▶ What to produce
Repeat exactly the lines of the listing below, please, starting with the first and ending with the line containing "Decrypt the ciphertext c = 47"; leave out the rest.

▶ Dataset records
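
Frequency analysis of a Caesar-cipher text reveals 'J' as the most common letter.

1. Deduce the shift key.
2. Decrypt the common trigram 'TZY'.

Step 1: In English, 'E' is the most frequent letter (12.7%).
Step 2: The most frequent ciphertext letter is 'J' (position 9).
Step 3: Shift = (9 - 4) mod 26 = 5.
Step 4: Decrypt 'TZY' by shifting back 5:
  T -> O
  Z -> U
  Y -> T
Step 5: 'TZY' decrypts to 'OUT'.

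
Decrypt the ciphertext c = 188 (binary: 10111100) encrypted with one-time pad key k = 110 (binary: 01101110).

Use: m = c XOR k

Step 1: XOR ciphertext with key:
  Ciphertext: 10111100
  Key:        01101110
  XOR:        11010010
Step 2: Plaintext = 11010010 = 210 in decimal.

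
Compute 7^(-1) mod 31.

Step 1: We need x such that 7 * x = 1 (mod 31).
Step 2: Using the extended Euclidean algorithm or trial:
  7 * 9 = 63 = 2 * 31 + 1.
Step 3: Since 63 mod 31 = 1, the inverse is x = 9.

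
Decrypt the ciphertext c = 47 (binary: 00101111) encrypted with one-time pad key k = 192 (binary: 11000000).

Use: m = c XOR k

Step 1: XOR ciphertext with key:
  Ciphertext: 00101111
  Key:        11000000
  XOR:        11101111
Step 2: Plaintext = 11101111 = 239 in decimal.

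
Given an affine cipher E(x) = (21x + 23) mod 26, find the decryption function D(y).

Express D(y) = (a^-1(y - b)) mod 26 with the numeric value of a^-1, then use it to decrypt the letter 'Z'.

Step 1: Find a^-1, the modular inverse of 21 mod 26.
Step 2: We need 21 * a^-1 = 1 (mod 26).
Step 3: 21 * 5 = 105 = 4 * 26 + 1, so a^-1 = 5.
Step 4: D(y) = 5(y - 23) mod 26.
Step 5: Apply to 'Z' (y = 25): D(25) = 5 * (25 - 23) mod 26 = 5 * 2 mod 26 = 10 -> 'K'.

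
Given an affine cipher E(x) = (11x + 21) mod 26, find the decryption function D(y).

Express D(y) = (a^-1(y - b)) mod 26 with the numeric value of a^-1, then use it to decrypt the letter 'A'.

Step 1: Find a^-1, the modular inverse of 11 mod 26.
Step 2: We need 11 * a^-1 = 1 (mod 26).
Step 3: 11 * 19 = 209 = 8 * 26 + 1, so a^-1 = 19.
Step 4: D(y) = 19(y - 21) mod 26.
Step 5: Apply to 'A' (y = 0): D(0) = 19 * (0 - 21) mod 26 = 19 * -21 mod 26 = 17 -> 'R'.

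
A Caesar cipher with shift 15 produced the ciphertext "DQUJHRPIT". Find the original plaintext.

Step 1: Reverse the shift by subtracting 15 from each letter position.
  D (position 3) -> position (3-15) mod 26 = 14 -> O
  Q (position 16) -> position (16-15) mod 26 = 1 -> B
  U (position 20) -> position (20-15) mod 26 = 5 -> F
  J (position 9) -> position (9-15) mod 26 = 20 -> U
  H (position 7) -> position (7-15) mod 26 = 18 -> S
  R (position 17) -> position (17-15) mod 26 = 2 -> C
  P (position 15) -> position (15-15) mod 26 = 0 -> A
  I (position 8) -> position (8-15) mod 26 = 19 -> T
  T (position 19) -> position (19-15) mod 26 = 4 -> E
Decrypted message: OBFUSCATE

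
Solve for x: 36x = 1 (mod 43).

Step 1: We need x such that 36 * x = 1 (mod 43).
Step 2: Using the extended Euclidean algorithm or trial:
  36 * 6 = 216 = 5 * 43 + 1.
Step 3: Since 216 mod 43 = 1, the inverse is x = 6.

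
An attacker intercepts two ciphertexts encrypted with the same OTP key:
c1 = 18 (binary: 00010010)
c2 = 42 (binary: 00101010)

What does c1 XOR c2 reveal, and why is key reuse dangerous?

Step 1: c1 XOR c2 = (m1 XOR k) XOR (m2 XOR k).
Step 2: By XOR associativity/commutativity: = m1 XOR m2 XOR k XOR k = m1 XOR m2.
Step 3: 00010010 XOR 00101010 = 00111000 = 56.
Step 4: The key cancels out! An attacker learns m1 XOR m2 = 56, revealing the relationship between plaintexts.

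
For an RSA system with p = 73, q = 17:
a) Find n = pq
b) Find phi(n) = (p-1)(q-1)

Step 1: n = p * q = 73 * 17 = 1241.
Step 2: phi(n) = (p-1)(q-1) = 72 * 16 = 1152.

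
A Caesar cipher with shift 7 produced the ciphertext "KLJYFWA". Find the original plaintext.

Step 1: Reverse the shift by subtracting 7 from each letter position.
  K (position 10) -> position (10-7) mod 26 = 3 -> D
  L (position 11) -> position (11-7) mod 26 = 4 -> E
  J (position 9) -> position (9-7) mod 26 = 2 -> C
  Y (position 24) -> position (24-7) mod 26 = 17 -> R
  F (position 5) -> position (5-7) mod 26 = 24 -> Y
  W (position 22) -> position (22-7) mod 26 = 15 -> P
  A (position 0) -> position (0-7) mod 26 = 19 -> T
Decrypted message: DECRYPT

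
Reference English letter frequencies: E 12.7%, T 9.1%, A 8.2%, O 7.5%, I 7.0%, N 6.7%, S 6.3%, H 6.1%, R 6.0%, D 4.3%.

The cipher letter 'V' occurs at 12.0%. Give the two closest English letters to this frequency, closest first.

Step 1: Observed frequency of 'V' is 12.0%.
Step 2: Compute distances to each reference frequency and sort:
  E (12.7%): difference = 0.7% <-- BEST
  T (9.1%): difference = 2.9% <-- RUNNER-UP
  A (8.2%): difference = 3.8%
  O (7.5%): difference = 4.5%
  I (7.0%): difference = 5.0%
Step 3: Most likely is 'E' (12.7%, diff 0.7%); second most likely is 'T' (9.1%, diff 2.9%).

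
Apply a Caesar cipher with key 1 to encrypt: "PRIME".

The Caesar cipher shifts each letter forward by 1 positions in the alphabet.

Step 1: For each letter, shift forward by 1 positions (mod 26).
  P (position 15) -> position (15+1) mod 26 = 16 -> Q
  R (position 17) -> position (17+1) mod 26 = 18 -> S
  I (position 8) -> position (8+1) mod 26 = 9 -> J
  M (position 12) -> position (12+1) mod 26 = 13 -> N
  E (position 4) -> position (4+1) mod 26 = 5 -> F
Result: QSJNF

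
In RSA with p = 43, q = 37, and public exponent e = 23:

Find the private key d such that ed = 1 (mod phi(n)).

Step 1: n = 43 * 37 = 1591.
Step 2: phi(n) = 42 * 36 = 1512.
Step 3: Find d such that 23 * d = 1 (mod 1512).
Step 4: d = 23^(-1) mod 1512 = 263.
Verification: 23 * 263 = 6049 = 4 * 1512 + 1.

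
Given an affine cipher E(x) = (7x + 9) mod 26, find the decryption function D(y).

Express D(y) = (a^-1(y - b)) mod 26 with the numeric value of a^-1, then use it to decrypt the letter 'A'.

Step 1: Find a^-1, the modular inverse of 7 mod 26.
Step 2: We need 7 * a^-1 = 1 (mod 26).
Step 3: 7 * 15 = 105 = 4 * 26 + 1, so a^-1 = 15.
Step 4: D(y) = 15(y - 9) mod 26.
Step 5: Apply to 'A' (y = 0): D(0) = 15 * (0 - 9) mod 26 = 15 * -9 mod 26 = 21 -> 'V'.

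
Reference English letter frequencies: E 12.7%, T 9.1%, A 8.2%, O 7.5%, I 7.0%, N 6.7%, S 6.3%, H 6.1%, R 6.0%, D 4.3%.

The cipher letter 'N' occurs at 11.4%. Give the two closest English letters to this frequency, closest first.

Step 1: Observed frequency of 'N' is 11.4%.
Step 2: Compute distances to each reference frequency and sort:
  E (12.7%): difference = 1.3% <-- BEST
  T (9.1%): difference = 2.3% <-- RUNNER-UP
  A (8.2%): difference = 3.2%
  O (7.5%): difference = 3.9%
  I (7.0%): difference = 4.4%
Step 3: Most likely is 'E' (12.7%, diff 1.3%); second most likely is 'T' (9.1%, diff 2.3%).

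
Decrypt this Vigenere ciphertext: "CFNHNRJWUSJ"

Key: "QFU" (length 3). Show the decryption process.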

▶ The answer
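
Frequency analysis of a Caesar-cipher text reveals 'J' as the most common letter.

1. Deduce the shift key.
2. Decrypt the common trigram 'TZY'.

Step 1: In English, 'E' is the most frequent letter (12.7%).
Step 2: The most frequent ciphertext letter is 'J' (position 9).
Step 3: Shift = (9 - 4) mod 26 = 5.
Step 4: Decrypt 'TZY' by shifting back 5:
  T -> O
  Z -> U
  Y -> T
Step 5: 'TZY' decrypts to 'OUT'.

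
Decrypt the ciphertext c = 188 (binary: 10111100) encrypted with one-time pad key k = 110 (binary: 01101110).

Use: m = c XOR k

Step 1: XOR ciphertext with key:
  Ciphertext: 10111100
  Key:        01101110
  XOR:        11010010
Step 2: Plaintext = 11010010 = 210 in decimal.

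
Compute 7^(-1) mod 31.

Step 1: We need x such that 7 * x = 1 (mod 31).
Step 2: Using the extended Euclidean algorithm or trial:
  7 * 9 = 63 = 2 * 31 + 1.
Step 3: Since 63 mod 31 = 1, the inverse is x = 9.

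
Decrypt the ciphertext c = 47 (binary: 00101111) encrypted with one-time pad key k = 192 (binary: 11000000).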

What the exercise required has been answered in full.